### Work item
Output the data in full and exactly as presented.

= Beginning of Section =

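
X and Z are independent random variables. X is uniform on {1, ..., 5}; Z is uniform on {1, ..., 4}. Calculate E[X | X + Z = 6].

P(X + Z = 6) = 1/5.
Summing X·P(x,y) over outcomes with X + Z = 6 gives 7/10.
E[X | X + Z = 6] = (7/10) / (1/5) = 7/2.

7/2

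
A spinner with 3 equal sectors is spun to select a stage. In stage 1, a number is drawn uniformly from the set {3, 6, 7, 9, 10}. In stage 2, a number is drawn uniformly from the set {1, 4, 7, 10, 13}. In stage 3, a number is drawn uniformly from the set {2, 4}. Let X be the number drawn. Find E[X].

17/3

E[X | stage 1] = (3+6+7+9+10)/5 = 7.
E[X | stage 2] = (1+4+7+10+13)/5 = 7.
E[X | stage 3] = (2+4)/2 = 3.
By the law of total expectation,
E[X] = (1/3)·(7) + (1/3)·(7) + (1/3)·(3) = 17/3.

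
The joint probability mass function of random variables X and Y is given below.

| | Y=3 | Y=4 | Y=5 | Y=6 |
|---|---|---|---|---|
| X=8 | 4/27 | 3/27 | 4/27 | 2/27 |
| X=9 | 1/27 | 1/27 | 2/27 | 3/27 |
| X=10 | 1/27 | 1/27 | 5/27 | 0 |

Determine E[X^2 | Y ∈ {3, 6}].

P(Y ∈ {3, 6}) = 11/27.
Σ X^2·P over the event = 64·(4/27) + 64·(2/27) + 81·(1/27) + 81·(3/27) + 100·(1/27) = 808/27.
E[X^2 | Y ∈ {3, 6}] = (808/27) / (11/27) = 808/11.

808/11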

= End of Section =

### Task response
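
X and Z are independent random variables. X is uniform on {1, ..., 5}; Z is uniform on {1, ..., 4}. Calculate E[X | X + Z = 6].

P(X + Z = 6) = 1/5.
Summing X·P(x,y) over outcomes with X + Z = 6 gives 7/10.
E[X | X + Z = 6] = (7/10) / (1/5) = 7/2.

7/2

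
A spinner with 3 equal sectors is spun to select a stage. In stage 1, a number is drawn uniformly from the set {3, 6, 7, 9, 10}. In stage 2, a number is drawn uniformly from the set {1, 4, 7, 10, 13}. In stage 3, a number is drawn uniformly from the set {2, 4}. Let X be the number drawn. Find E[X].

17/3

E[X | stage 1] = (3+6+7+9+10)/5 = 7.
E[X | stage 2] = (1+4+7+10+13)/5 = 7.
E[X | stage 3] = (2+4)/2 = 3.
By the law of total expectation,
E[X] = (1/3)·(7) + (1/3)·(7) + (1/3)·(3) = 17/3.

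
The joint probability mass function of random variables X and Y is given below.

| | Y=3 | Y=4 | Y=5 | Y=6 |
|---|---|---|---|---|
| X=8 | 4/27 | 3/27 | 4/27 | 2/27 |
| X=9 | 1/27 | 1/27 | 2/27 | 3/27 |
| X=10 | 1/27 | 1/27 | 5/27 | 0 |

Determine E[X^2 | Y ∈ {3, 6}].

P(Y ∈ {3, 6}) = 11/27.
Σ X^2·P over the event = 64·(4/27) + 64·(2/27) + 81·(1/27) + 81·(3/27) + 100·(1/27) = 808/27.
E[X^2 | Y ∈ {3, 6}] = (808/27) / (11/27) = 808/11.

808/11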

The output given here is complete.